### Task to complete
Set down, exactly and in full, the line holding "What is the total annual inventory" and all the lines after it until the listing ends, and nothing else.

'''

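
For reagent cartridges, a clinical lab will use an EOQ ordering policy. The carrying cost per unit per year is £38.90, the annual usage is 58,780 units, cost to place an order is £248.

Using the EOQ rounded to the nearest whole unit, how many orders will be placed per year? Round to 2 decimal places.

EOQ = √(2DS/H) = √(2 × 58,780 × 248 / 38.9)
    = √(749,482.78) ≈ 865.73 → Q = 866
N = D/Q = 58,780/866 ≈ 67.875 orders/yr

67.88 orders per year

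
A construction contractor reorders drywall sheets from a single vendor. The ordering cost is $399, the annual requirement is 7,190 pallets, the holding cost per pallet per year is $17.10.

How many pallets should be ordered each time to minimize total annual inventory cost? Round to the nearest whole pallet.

579 pallets

EOQ = √(2DS/H) = √(2 × 7,190 × 399 / 17.1)
    = √(335,533.33) ≈ 579.25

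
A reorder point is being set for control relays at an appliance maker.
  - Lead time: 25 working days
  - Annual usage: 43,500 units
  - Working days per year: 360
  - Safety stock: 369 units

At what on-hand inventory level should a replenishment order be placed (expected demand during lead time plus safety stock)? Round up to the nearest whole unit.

3,390 units

Daily demand d = 43,500 / 360 = 120.833 units/day
Demand during lead time = 120.833 × 25 = 3,020.83
Reorder point = 3,020.83 + 369 = 3,389.83 → round up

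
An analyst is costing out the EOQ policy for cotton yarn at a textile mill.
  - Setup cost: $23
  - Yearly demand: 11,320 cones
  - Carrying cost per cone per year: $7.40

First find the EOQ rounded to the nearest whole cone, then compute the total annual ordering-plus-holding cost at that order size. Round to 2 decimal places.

$1,962.99

Q* = √(2·D·S / H) = √(2·11,320·23 / 7.4) = √70,367.6 ≈ 265.27 → Q = 265 cones
Orders/yr = 11,320/265 = 42.717; ordering cost = 42.717 × $23 = $982.49
Average inventory = 265/2 = 132.5; holding cost = 132.5 × $7.4 = $980.50
Total = $982.49 + $980.50 = $1,962.99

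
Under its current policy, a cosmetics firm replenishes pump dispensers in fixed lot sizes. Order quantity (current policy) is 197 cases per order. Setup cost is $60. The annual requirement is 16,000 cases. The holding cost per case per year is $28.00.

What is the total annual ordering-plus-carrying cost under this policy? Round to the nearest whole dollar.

$7,631

Ordering: D/Q × S = 16,000/197 × $60 = $4,873.10
Holding:  Q/2 × H = 197/2 × $28 = $2,758.00
Total = $4,873.10 + $2,758.00 = $7,631.10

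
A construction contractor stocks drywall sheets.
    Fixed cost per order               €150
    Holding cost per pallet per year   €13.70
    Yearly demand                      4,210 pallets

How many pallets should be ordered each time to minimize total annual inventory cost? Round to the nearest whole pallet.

304 pallets

Q* = √(2·D·S / H) = √(2·4,210·150 / 13.7) = √92,189.8 ≈ 303.63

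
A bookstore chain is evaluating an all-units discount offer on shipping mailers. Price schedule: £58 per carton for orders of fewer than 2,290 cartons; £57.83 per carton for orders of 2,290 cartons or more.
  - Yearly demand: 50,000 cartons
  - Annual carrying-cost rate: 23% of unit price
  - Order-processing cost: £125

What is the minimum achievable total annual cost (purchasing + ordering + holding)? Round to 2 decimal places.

H₁ = 23%×£58 = £13.3400;  H₂ = 23%×£57.83 = £13.3009
EOQ₁ = √(2×50,000×125/13.3400) = 968.00  (< 2,290, feasible at tier 1)
EOQ₂ = √(2×50,000×125/13.3009) = 969.43  (< 2,290 → use Q = 2,290 at tier-2 price)
TC(tier 1 (EOQ₁), Q≈968.0) = £2,912,913.17
TC(tier 2, Q≈2,290.0) = £2,909,458.79
Minimum at tier 2: £2,909,458.79

£2,909,458.79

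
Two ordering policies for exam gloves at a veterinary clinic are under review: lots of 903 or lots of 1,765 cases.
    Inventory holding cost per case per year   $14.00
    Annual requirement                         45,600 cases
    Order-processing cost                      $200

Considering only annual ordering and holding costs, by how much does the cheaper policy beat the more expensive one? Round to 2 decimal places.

$1,101.47

TC(Q) = (D/Q)S + (Q/2)H
TC(903) = (45,600/903)×200 + (903/2)×14 = $16,420.67
TC(1,765) = (45,600/1,765)×200 + (1,765/2)×14 = $17,522.14
Cheaper: Q = 903.  Difference = $1,101.47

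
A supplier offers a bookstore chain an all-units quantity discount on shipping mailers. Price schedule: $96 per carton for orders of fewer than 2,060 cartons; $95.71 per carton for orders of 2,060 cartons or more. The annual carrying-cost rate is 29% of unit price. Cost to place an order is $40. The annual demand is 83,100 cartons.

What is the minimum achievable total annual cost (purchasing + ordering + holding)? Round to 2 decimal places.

H₁ = 29%×$96 = $27.8400;  H₂ = 29%×$95.71 = $27.7559
EOQ₁ = √(2×83,100×40/27.8400) = 488.66  (< 2,060, feasible at tier 1)
EOQ₂ = √(2×83,100×40/27.7559) = 489.40  (< 2,060 → use Q = 2,060 at tier-2 price)
TC(tier 1 (EOQ₁), Q≈488.7) = $7,991,204.42
TC(tier 2, Q≈2,060.0) = $7,983,703.17
Minimum at tier 2: $7,983,703.17

$7,983,703.17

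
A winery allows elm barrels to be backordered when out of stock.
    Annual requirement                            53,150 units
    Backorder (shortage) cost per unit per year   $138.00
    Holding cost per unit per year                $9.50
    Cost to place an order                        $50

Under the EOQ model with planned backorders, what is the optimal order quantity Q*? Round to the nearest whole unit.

773 units

Basic EOQ = √(2·53,150·50/9.5) = 747.980
Backorder adjustment √((H+b)/b) = √((9.5+138)/138) = 1.0338
Q* = 747.980 × 1.0338 ≈ 773.30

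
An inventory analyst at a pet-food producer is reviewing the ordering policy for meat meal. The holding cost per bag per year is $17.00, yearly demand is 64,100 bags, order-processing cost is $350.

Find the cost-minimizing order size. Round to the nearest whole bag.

1,625 bags

Optimal lot size Q* = (2 × 64,100 × $350 / $17)^½ ≈ 1,624.63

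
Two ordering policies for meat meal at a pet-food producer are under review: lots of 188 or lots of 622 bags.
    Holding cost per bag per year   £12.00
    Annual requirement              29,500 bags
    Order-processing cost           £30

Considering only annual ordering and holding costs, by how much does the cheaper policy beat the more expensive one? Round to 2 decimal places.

Annual cost at Q: ordering D·S/Q plus holding Q·H/2.
TC(188) = (29,500/188)×30 + (188/2)×12 = £5,835.45
TC(622) = (29,500/622)×30 + (622/2)×12 = £5,154.83
|ΔTC| = |£5,835.45 − £5,154.83| = £680.62

£680.62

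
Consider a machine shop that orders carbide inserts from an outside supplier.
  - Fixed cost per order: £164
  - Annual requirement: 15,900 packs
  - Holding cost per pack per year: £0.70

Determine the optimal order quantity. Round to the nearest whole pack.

Optimal lot size Q* = (2 × 15,900 × £164 / £0.7)^½ ≈ 2,729.52

2,730 packs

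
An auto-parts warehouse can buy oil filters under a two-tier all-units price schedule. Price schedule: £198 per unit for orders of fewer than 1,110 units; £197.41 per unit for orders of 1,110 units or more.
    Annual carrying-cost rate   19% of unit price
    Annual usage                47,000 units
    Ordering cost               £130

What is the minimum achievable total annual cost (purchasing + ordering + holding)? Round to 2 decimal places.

H₁ = 19%×£198 = £37.6200;  H₂ = 19%×£197.41 = £37.5079
EOQ₁ = √(2×47,000×130/37.6200) = 569.94  (< 1,110, feasible at tier 1)
EOQ₂ = √(2×47,000×130/37.5079) = 570.79  (< 1,110 → use Q = 1,110 at tier-2 price)
TC(tier 1 (EOQ₁), Q≈569.9) = £9,327,441.00
TC(tier 2, Q≈1,110.0) = £9,304,591.39
Minimum at tier 2: £9,304,591.39

£9,304,591.39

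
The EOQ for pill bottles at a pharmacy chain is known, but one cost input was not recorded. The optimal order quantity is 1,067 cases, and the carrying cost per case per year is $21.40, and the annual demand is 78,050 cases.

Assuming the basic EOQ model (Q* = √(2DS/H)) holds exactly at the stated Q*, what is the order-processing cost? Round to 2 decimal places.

$156.08

Since Q* = (2DS/H)^½, squaring gives Q*²·H = 2DS.
S = Q²H / (2D) = 1,067² × 21.4 / (2 × 78,050) = 156.0773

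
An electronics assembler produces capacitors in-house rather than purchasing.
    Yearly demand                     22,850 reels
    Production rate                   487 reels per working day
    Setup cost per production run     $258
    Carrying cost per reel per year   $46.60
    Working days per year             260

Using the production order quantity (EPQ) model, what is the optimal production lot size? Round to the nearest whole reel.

d = 22,850/260 = 87.8846 reels/day;  effective holding cost H(1 − d/p) = 46.6·(1 − 87.8846/487) = 38.19051
Q* = √(2DS / H_eff) = √(2·22,850·258 / 38.19051) ≈ 555.64

556 reels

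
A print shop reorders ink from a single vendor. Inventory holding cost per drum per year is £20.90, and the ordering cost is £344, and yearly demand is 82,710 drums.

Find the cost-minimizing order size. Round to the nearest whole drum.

Q* = √(2·D·S / H) = √(2·82,710·344 / 20.9) = √2,722,702.4 ≈ 1,650.06

1,650 drums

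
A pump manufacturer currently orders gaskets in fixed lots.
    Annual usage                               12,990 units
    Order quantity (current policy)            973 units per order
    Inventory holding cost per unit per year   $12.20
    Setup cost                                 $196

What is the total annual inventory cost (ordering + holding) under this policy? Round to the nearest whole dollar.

Annual ordering cost = (D/Q)·S = (12,990/973) × 196 = $2,616.69
Annual holding cost  = (Q/2)·H = (973/2) × 12.2 = $5,935.30
Total = $2,616.69 + $5,935.30 = $8,551.99

$8,552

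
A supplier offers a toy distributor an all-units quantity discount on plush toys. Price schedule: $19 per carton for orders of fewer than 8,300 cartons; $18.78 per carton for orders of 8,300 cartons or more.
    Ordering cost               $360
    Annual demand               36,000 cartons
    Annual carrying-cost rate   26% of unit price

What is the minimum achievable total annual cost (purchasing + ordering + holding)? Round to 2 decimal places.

H₁ = 26%×$19 = $4.9400;  H₂ = 26%×$18.78 = $4.8828
EOQ₁ = √(2×36,000×360/4.9400) = 2,290.63  (< 8,300, feasible at tier 1)
EOQ₂ = √(2×36,000×360/4.8828) = 2,304.00  (< 8,300 → use Q = 8,300 at tier-2 price)
TC(tier 1 (EOQ₁), Q≈2,290.6) = $695,315.69
TC(tier 2, Q≈8,300.0) = $697,905.07
Minimum at tier 1 (EOQ₁): $695,315.69

$695,315.69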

'''

### Your response
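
What is the total annual inventory cost (ordering + holding) under this policy? Round to the nearest whole dollar.

Annual ordering cost = (D/Q)·S = (12,990/973) × 196 = $2,616.69
Annual holding cost  = (Q/2)·H = (973/2) × 12.2 = $5,935.30
Total = $2,616.69 + $5,935.30 = $8,551.99

$8,552

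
A supplier offers a toy distributor an all-units quantity discount on plush toys. Price schedule: $19 per carton for orders of fewer than 8,300 cartons; $18.78 per carton for orders of 8,300 cartons or more.
    Ordering cost               $360
    Annual demand               36,000 cartons
    Annual carrying-cost rate   26% of unit price

What is the minimum achievable total annual cost (purchasing + ordering + holding)? Round to 2 decimal places.

H₁ = 26%×$19 = $4.9400;  H₂ = 26%×$18.78 = $4.8828
EOQ₁ = √(2×36,000×360/4.9400) = 2,290.63  (< 8,300, feasible at tier 1)
EOQ₂ = √(2×36,000×360/4.8828) = 2,304.00  (< 8,300 → use Q = 8,300 at tier-2 price)
TC(tier 1 (EOQ₁), Q≈2,290.6) = $695,315.69
TC(tier 2, Q≈8,300.0) = $697,905.07
Minimum at tier 1 (EOQ₁): $695,315.69

$695,315.69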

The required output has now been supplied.